*** Records shown ***

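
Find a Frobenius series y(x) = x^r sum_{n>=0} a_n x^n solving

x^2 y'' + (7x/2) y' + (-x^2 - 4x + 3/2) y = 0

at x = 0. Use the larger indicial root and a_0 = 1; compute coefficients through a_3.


Write in Frobenius form y'' + (p(x)/x) y' + (q(x)/x^2) y = 0:
  p(x) = 7/2,  q(x) = -x^2 - 4x + 3/2.
Indicial equation: r(r-1) + (7/2) r + (3/2) = 0 -> roots r_1 = -1, r_2 = -3/2.
Take r = r_1 = -1. Let y(x) = x^r sum_{n>=0} a_n x^n with a_0 = 1.
Substitute y = x^r sum a_n x^n and match x^{r+n}. The recurrence is
  D(n) a_n - 4 a_{n-1} - 1 a_{n-2} = 0,  where D(n) = (r+n)(r+n-1) + (7/2)(r+n) + (3/2).
  a_n = [4 a_{n-1} + 1 a_{n-2}] / D(n).
Since the indicial polynomial factors as (r - r_1)(r - r_2), D(n) = (r_1 + n - r_1)(r_1 + n - r_2) = n(n + 1/2).
Evaluating step by step (a_0 = 1):
  n = 1: D(1) = 1(1 + 1/2) = 3/2; numerator = 4(1) = 4; a_1 = (4)/(3/2) = 8/3
  n = 2: D(2) = 2(2 + 1/2) = 5; numerator = 4(8/3) + 1(1) = 35/3; a_2 = (35/3)/(5) = 7/3
  n = 3: D(3) = 3(3 + 1/2) = 21/2; numerator = 4(7/3) + 1(8/3) = 12; a_3 = (12)/(21/2) = 8/7

r = -1; a_0 = 1; a_1 = 8/3; a_2 = 7/3; a_3 = 8/7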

*** End of Records shown ***

● Instructions for the task:
Set down the data above once more so that nothing differs from the original.

● Task result:
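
Find a Frobenius series y(x) = x^r sum_{n>=0} a_n x^n solving

x^2 y'' + (7x/2) y' + (-x^2 - 4x + 3/2) y = 0

at x = 0. Use the larger indicial root and a_0 = 1; compute coefficients through a_3.


Write in Frobenius form y'' + (p(x)/x) y' + (q(x)/x^2) y = 0:
  p(x) = 7/2,  q(x) = -x^2 - 4x + 3/2.
Indicial equation: r(r-1) + (7/2) r + (3/2) = 0 -> roots r_1 = -1, r_2 = -3/2.
Take r = r_1 = -1. Let y(x) = x^r sum_{n>=0} a_n x^n with a_0 = 1.
Substitute y = x^r sum a_n x^n and match x^{r+n}. The recurrence is
  D(n) a_n - 4 a_{n-1} - 1 a_{n-2} = 0,  where D(n) = (r+n)(r+n-1) + (7/2)(r+n) + (3/2).
  a_n = [4 a_{n-1} + 1 a_{n-2}] / D(n).
Since the indicial polynomial factors as (r - r_1)(r - r_2), D(n) = (r_1 + n - r_1)(r_1 + n - r_2) = n(n + 1/2).
Evaluating step by step (a_0 = 1):
  n = 1: D(1) = 1(1 + 1/2) = 3/2; numerator = 4(1) = 4; a_1 = (4)/(3/2) = 8/3
  n = 2: D(2) = 2(2 + 1/2) = 5; numerator = 4(8/3) + 1(1) = 35/3; a_2 = (35/3)/(5) = 7/3
  n = 3: D(3) = 3(3 + 1/2) = 21/2; numerator = 4(7/3) + 1(8/3) = 12; a_3 = (12)/(21/2) = 8/7

r = -1; a_0 = 1; a_1 = 8/3; a_2 = 7/3; a_3 = 8/7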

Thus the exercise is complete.